Your objective: Where a line of the listing below includes the word "Maxine", reproduce that line.

Input for this task:
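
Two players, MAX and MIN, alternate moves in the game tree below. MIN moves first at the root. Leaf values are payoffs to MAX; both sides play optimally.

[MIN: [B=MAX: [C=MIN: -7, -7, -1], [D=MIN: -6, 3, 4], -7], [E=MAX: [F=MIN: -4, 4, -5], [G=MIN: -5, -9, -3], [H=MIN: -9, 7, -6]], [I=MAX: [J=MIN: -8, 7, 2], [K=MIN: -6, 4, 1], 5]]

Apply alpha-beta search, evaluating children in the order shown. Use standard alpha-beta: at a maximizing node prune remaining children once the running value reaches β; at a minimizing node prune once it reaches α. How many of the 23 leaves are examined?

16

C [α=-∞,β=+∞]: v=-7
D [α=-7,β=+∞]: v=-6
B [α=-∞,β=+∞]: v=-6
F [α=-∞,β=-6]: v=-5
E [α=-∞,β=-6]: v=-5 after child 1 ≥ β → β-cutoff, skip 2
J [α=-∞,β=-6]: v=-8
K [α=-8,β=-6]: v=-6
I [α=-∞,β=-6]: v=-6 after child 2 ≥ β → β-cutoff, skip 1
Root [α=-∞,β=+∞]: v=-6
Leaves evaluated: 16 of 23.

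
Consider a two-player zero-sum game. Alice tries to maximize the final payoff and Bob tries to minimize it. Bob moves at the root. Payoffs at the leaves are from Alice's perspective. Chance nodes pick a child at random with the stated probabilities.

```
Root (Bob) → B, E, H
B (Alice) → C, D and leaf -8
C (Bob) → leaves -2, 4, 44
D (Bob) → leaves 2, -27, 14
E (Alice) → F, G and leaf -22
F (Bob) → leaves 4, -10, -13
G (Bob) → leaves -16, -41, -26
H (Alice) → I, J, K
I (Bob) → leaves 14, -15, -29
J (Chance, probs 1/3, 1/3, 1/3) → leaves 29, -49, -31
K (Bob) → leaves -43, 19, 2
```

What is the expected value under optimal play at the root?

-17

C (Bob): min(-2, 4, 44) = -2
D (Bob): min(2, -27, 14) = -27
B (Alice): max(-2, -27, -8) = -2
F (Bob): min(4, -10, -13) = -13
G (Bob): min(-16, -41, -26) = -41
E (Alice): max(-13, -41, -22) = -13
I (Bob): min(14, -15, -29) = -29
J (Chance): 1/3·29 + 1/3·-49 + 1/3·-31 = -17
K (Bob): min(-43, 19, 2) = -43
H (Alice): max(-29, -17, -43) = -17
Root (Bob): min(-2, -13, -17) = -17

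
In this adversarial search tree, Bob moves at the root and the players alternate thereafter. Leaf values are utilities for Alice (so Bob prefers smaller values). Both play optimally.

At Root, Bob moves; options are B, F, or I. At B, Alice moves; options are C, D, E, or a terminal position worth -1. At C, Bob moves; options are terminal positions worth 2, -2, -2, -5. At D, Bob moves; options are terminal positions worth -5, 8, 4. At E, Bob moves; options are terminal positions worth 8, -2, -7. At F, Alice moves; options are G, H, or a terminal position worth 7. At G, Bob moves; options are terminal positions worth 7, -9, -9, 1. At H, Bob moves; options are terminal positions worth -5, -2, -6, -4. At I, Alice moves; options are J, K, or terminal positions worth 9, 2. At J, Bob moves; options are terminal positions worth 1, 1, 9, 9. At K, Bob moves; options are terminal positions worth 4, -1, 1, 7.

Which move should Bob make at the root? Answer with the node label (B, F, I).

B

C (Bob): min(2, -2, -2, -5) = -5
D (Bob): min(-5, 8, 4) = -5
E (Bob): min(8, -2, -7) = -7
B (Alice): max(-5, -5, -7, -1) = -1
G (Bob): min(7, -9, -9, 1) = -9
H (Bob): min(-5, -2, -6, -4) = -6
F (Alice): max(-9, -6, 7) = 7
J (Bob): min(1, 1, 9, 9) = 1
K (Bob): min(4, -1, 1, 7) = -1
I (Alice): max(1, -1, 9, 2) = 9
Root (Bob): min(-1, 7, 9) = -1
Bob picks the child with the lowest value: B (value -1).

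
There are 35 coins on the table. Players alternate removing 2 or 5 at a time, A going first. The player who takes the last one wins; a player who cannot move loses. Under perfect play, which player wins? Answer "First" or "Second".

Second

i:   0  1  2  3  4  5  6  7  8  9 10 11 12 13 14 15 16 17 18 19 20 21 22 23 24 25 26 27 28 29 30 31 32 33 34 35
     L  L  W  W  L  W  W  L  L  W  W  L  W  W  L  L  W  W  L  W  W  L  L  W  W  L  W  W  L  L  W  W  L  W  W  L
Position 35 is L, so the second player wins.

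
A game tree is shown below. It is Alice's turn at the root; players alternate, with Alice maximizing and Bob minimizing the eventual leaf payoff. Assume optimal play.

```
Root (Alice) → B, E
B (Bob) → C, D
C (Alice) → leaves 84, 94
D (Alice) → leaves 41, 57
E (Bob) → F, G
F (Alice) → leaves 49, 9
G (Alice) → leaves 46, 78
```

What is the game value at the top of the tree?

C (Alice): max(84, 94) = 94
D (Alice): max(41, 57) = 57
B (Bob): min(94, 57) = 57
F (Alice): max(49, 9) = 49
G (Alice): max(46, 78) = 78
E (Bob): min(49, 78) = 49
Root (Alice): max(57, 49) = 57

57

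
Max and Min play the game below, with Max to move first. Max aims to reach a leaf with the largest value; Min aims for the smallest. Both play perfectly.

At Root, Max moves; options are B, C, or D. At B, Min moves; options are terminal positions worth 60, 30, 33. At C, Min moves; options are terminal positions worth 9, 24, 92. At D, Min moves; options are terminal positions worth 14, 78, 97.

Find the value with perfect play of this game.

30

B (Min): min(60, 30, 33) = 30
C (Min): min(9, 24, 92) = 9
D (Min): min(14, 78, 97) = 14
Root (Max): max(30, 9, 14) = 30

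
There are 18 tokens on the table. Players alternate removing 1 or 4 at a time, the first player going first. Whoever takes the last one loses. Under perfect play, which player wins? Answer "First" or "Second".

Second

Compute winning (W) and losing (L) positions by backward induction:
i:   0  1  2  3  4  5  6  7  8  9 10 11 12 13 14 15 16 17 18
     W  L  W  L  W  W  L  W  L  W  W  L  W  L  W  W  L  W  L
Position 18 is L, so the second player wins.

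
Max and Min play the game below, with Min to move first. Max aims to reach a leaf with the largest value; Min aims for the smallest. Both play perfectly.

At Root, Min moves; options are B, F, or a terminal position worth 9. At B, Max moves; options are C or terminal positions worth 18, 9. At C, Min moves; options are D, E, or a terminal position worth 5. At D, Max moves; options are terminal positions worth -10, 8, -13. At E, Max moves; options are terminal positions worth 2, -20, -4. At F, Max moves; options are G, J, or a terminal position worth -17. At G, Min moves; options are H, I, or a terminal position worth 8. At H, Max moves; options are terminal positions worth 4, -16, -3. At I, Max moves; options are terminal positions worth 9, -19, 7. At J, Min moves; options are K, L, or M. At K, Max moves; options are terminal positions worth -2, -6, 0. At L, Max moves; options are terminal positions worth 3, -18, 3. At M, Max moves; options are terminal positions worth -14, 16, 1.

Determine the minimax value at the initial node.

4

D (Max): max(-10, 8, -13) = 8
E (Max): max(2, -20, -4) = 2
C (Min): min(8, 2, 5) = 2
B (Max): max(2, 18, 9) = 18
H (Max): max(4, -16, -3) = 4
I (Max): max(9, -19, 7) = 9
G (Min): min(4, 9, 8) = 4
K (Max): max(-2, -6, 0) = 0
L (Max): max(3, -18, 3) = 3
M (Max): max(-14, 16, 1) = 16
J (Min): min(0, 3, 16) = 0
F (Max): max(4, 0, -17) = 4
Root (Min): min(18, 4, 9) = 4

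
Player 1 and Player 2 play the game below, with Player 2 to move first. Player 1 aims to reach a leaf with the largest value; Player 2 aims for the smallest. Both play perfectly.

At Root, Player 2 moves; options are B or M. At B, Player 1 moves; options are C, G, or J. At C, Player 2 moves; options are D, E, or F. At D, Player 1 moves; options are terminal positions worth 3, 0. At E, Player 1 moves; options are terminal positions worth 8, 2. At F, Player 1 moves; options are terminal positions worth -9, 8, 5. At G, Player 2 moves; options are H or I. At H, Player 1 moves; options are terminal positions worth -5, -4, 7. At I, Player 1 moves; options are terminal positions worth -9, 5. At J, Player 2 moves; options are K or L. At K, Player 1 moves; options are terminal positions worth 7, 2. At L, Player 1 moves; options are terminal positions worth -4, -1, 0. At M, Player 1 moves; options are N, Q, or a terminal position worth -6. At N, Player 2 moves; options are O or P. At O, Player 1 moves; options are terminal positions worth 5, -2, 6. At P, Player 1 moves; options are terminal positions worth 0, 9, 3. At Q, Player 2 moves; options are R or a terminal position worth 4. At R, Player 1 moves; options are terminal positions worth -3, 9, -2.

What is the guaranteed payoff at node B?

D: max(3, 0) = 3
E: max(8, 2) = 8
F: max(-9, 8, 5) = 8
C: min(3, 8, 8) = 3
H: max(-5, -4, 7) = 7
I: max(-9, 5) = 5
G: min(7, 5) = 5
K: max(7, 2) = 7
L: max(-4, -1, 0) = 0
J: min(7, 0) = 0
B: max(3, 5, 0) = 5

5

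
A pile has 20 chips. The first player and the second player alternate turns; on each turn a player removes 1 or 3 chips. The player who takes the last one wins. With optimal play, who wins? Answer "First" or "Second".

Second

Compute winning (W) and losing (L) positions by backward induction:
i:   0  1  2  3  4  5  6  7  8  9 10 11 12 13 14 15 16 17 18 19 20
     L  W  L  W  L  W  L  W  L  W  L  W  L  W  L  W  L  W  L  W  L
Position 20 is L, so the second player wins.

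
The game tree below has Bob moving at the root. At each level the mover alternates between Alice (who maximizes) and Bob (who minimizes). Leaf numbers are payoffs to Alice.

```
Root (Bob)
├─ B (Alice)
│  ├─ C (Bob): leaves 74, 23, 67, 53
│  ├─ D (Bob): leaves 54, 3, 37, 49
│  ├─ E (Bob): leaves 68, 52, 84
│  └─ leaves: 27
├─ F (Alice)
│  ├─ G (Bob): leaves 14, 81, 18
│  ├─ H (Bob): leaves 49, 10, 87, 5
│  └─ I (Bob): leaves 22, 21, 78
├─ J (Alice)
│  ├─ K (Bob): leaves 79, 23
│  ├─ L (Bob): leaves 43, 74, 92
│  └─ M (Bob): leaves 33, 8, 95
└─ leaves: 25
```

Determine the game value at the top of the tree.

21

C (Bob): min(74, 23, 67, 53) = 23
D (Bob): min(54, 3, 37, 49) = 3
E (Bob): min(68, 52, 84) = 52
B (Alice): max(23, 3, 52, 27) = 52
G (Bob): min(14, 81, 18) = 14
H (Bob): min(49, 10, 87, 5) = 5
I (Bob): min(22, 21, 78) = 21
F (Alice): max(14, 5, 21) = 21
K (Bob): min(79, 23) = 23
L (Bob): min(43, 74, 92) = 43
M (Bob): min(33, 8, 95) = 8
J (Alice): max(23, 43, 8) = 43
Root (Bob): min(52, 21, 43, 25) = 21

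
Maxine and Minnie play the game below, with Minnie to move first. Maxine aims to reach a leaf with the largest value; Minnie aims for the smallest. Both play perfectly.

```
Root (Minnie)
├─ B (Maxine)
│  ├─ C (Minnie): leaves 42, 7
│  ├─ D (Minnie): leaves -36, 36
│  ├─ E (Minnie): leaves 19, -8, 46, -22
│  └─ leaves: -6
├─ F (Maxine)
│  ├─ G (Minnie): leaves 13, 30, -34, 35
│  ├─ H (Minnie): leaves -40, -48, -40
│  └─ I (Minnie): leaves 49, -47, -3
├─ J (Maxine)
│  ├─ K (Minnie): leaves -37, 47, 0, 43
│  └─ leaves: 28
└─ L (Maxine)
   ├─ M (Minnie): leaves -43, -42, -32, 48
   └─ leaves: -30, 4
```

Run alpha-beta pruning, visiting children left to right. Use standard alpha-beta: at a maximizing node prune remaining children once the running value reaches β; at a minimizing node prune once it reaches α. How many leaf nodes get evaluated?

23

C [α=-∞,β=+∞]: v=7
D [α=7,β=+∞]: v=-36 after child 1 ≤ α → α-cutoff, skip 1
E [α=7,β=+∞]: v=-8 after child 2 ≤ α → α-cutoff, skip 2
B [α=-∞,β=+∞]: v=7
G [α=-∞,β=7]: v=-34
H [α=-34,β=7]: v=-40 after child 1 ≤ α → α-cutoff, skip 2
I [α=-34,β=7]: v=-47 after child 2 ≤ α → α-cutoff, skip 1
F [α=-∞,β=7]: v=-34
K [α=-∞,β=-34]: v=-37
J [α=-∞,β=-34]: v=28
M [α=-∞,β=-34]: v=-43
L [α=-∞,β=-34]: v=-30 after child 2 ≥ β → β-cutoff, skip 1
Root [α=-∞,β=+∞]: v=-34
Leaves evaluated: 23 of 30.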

Result for this task:
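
Maxine and Minnie play the game below, with Minnie to move first. Maxine aims to reach a leaf with the largest value; Minnie aims for the smallest. Both play perfectly.
├─ B (Maxine)
├─ F (Maxine)
├─ J (Maxine)
└─ L (Maxine)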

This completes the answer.